[Task brief]
For the records that follow, work out how many lines include "capacitance" and give only that count.

Stored entries
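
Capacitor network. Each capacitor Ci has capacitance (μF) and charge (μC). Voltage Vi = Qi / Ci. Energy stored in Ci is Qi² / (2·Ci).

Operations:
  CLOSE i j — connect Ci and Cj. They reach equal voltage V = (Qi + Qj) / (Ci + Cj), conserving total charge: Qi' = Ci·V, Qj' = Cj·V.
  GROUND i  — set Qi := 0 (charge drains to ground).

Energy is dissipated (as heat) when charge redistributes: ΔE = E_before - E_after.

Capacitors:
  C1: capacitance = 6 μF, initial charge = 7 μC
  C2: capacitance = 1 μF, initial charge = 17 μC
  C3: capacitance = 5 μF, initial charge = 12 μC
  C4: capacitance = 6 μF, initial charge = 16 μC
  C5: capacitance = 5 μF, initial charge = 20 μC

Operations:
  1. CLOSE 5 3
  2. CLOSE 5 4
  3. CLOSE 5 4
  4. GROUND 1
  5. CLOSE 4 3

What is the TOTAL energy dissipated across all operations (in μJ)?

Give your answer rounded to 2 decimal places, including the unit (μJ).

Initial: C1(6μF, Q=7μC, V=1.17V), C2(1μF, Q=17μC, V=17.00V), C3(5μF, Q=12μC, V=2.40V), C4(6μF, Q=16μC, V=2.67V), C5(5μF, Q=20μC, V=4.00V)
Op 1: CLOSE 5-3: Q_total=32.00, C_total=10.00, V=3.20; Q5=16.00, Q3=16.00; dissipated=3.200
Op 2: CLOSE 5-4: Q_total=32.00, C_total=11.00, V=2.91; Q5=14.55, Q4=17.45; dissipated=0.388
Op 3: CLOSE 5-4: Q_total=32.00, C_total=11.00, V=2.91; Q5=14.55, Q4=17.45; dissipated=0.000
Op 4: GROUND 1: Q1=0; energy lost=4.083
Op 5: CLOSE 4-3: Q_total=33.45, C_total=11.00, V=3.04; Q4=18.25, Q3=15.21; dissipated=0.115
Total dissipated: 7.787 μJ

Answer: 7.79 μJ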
* * *
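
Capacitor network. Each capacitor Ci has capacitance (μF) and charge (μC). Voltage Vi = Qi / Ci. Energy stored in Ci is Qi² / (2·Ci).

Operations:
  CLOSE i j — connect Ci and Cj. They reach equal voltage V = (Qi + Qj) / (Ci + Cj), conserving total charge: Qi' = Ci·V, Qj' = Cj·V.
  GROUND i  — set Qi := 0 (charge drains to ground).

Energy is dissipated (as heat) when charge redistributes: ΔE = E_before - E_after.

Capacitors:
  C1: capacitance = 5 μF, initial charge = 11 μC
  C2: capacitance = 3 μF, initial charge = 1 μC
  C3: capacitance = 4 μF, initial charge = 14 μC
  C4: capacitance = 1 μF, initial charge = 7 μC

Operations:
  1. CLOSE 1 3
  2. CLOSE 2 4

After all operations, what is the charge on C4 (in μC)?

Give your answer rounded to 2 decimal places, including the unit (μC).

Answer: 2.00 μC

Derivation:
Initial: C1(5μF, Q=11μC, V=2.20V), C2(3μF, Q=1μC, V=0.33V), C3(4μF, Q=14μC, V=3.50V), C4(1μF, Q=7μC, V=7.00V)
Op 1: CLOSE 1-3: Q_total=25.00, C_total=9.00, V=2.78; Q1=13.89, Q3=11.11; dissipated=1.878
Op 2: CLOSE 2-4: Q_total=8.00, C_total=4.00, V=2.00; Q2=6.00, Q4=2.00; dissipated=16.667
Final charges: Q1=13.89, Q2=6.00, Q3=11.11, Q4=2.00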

[Answer below]
11